== WHAT IS NEEDED ==
Your job is to reproduce all of the data exactly.

[Stored items]
^^^^^^^^^^^^^^^^
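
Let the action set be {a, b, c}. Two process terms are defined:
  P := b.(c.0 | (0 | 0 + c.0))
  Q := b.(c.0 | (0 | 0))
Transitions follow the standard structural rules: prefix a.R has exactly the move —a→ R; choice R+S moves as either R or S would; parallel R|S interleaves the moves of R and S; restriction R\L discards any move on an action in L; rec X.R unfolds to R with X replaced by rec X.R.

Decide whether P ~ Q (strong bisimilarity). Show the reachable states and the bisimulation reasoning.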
^^^^^^^^^^^^^^^^
== SOLUTION FOR THIS EXERCISE ==
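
Let the action set be {a, b, c}. Two process terms are defined:
  P := b.(c.0 | (0 | 0 + c.0))
  Q := b.(c.0 | (0 | 0))
Transitions follow the standard structural rules: prefix a.R has exactly the move —a→ R; choice R+S moves as either R or S would; parallel R|S interleaves the moves of R and S; restriction R\L discards any move on an action in L; rec X.R unfolds to R with X replaced by rec X.R.

Decide whether P ~ Q (strong bisimilarity). Show the reachable states and the bisimulation reasoning.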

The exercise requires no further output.